■ **EXERCISE OBJECTIVE**: Pull every line from the records that has the word "processes" in it.

#### DATA SHOWN

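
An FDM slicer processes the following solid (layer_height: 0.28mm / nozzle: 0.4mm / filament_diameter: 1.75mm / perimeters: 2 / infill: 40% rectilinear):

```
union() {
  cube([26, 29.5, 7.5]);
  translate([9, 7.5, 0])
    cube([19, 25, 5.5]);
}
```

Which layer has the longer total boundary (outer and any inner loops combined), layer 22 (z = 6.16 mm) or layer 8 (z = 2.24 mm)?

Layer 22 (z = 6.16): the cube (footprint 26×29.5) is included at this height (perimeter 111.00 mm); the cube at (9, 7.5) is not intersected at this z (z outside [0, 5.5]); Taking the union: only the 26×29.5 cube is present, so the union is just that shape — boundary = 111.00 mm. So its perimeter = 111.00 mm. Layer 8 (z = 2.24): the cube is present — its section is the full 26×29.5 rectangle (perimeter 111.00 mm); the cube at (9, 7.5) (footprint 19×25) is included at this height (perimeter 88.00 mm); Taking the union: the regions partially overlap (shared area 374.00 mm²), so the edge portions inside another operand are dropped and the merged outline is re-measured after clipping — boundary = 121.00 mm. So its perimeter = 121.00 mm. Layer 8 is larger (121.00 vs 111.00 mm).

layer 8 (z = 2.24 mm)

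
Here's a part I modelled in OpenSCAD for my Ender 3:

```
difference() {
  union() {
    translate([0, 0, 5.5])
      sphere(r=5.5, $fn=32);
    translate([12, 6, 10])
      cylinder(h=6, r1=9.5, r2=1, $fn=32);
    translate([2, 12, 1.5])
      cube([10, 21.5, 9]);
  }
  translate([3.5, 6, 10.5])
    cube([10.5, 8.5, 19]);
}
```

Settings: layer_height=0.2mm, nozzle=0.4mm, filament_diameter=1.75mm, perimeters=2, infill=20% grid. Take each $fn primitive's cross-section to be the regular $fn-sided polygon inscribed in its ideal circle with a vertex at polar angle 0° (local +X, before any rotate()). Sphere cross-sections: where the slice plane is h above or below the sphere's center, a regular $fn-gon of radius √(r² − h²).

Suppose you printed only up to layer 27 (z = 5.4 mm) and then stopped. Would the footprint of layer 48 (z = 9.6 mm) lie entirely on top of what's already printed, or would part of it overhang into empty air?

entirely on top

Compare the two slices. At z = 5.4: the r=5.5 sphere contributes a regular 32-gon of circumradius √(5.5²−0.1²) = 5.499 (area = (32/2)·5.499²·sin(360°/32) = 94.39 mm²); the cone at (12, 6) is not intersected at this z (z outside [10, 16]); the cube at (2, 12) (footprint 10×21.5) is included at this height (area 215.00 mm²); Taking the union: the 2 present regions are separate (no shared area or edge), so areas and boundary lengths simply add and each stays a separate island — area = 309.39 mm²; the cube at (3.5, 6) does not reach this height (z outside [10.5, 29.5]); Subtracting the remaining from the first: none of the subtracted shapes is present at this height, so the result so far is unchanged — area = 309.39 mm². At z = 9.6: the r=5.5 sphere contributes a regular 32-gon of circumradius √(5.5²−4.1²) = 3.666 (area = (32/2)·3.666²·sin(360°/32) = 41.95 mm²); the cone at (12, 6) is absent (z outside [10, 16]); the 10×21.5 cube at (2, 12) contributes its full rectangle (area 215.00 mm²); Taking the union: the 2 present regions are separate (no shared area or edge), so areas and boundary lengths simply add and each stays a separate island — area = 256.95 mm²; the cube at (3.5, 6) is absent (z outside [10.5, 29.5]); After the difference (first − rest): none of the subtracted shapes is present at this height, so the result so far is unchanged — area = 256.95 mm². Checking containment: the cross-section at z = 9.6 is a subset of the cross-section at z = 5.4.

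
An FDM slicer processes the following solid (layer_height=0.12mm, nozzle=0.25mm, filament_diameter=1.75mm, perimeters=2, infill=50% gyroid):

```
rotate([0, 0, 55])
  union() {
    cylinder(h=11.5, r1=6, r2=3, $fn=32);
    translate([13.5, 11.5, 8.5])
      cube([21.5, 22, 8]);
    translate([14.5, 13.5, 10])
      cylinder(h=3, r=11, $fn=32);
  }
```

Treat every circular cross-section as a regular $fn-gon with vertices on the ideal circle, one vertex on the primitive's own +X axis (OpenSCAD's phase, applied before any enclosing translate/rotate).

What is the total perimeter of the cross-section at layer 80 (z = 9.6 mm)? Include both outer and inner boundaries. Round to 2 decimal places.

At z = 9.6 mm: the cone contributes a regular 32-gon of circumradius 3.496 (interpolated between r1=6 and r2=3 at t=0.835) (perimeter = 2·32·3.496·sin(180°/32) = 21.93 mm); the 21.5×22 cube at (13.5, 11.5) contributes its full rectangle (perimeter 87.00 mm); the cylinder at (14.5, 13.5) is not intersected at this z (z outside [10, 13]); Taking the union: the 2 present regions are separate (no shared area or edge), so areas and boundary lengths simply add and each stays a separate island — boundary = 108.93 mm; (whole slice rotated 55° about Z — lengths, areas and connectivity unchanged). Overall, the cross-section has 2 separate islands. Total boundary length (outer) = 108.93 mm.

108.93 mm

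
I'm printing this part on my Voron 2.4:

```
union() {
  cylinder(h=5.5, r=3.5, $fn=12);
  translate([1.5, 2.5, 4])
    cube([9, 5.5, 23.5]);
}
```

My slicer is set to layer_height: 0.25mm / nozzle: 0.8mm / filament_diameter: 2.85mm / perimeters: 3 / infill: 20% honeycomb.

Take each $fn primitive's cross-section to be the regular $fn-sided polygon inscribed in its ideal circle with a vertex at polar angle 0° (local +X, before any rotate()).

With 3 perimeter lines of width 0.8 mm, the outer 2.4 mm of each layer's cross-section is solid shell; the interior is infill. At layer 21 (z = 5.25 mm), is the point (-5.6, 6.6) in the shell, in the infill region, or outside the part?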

########

■ **RESPONSE AREA**:
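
An FDM slicer processes the following solid (layer_height: 0.28mm / nozzle: 0.4mm / filament_diameter: 1.75mm / perimeters: 2 / infill: 40% rectilinear):
An FDM slicer processes the following solid (layer_height=0.12mm, nozzle=0.25mm, filament_diameter=1.75mm, perimeters=2, infill=50% gyroid):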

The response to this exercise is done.